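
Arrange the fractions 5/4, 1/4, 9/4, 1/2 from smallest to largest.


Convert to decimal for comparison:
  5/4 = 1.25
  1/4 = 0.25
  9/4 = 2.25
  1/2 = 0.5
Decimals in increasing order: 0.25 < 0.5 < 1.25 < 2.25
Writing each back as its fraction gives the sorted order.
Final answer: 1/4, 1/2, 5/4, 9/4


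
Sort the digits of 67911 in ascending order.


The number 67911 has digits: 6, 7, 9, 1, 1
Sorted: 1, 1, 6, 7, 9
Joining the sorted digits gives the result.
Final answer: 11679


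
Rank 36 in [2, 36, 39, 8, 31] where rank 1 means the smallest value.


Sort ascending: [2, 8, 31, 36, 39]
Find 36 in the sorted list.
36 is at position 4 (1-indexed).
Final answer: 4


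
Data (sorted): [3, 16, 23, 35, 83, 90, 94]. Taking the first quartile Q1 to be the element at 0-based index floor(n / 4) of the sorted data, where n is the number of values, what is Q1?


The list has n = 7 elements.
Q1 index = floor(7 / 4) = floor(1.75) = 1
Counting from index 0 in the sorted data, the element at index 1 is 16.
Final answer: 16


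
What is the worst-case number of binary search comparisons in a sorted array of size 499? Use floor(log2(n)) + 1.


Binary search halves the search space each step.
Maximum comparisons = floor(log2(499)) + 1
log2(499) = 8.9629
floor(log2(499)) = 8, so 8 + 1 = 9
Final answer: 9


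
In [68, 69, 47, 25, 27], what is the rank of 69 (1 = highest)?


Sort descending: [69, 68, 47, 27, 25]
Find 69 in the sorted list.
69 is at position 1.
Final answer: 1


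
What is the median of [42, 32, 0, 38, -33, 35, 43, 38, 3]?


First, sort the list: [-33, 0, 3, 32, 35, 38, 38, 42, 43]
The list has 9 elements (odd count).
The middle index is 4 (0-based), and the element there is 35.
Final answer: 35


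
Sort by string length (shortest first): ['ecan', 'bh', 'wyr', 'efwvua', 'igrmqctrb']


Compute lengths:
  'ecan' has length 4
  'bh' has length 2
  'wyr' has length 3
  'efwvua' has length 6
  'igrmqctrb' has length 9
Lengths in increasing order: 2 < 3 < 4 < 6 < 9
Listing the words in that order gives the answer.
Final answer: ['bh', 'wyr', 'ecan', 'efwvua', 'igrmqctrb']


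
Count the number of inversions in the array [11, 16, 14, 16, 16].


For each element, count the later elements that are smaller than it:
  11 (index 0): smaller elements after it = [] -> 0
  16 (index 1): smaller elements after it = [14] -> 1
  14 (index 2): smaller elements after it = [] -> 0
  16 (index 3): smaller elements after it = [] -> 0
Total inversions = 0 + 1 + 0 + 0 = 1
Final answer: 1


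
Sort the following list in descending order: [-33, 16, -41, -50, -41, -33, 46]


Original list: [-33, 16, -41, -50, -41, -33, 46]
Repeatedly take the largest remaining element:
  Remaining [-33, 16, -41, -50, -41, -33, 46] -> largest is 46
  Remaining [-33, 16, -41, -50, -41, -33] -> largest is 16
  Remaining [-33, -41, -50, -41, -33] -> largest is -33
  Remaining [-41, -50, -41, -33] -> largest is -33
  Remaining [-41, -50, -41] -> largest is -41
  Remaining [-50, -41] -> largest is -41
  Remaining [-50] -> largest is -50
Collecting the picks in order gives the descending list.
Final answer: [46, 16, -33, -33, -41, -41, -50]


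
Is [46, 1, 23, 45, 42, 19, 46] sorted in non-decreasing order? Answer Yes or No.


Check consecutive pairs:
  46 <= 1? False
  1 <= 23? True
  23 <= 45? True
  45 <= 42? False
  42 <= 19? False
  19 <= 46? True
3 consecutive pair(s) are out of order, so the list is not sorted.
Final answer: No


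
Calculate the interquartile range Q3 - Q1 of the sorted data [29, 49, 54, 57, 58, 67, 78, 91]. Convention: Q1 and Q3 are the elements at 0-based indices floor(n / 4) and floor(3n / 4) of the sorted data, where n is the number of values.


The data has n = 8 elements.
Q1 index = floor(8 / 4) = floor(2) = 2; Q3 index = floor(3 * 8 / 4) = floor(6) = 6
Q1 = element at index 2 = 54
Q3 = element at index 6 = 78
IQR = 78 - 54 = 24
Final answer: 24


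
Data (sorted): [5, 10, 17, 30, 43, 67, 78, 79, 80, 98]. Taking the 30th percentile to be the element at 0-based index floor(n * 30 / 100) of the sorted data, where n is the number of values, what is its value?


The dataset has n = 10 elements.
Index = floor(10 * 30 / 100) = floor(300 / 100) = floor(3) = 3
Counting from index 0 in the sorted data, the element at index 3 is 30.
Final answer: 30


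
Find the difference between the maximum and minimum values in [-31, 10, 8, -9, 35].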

====

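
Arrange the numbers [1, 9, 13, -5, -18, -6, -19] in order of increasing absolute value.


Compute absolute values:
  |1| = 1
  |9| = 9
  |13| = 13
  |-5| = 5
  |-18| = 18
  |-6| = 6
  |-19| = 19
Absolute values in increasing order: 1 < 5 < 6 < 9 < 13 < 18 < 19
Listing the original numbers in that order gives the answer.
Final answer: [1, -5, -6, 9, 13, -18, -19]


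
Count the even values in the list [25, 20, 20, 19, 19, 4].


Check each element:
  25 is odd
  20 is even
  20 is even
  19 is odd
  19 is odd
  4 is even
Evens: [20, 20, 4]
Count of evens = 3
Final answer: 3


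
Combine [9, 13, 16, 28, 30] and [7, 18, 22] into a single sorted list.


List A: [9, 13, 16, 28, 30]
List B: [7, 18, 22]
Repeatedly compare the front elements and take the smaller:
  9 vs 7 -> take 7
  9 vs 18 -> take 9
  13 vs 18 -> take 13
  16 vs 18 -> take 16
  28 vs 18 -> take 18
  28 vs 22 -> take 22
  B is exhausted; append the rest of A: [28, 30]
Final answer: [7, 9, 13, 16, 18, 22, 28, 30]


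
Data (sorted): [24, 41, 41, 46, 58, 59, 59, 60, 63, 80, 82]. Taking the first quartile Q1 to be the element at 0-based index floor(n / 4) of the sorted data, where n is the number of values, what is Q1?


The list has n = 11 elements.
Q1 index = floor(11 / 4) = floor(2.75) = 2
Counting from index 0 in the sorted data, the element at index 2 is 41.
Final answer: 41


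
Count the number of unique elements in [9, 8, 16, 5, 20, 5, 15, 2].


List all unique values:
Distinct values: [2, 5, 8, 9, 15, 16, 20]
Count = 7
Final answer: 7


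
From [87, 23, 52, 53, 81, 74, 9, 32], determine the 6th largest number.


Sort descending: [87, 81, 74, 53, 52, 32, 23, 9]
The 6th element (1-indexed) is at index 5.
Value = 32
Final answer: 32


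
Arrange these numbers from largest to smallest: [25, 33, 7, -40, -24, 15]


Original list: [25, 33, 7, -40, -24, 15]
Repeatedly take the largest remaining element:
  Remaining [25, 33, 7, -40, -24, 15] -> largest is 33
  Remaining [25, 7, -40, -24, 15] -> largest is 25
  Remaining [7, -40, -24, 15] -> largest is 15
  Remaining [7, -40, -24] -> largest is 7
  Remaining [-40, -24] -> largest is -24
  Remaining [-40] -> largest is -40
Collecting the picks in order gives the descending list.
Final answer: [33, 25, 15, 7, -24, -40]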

====

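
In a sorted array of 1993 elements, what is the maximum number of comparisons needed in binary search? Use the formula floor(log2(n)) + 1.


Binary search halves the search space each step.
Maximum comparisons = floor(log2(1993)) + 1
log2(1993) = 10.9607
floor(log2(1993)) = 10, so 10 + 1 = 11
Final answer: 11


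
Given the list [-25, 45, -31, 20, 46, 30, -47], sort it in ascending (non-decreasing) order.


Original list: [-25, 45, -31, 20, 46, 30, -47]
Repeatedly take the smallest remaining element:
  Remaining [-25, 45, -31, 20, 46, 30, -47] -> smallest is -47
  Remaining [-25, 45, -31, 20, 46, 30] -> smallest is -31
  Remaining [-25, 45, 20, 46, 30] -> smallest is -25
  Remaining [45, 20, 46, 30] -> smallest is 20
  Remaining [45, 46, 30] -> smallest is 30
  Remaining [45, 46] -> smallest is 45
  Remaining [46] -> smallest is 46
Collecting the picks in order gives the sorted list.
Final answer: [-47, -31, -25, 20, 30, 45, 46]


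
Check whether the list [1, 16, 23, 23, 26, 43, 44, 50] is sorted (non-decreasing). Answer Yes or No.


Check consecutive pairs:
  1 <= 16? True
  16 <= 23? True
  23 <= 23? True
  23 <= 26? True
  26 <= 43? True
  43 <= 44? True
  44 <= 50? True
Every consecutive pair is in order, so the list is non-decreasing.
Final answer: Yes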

====

● Description of the task: Write down exactly the span of lines above from the one containing "Calculate the interquartile" to the one containing "Find the difference", both ends included.

● Response to the task:
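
Calculate the interquartile range Q3 - Q1 of the sorted data [29, 49, 54, 57, 58, 67, 78, 91]. Convention: Q1 and Q3 are the elements at 0-based indices floor(n / 4) and floor(3n / 4) of the sorted data, where n is the number of values.


The data has n = 8 elements.
Q1 index = floor(8 / 4) = floor(2) = 2; Q3 index = floor(3 * 8 / 4) = floor(6) = 6
Q1 = element at index 2 = 54
Q3 = element at index 6 = 78
IQR = 78 - 54 = 24
Final answer: 24


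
Data (sorted): [5, 10, 17, 30, 43, 67, 78, 79, 80, 98]. Taking the 30th percentile to be the element at 0-based index floor(n * 30 / 100) of the sorted data, where n is the number of values, what is its value?


The dataset has n = 10 elements.
Index = floor(10 * 30 / 100) = floor(300 / 100) = floor(3) = 3
Counting from index 0 in the sorted data, the element at index 3 is 30.
Final answer: 30


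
Find the difference between the maximum and minimum values in [-31, 10, 8, -9, 35].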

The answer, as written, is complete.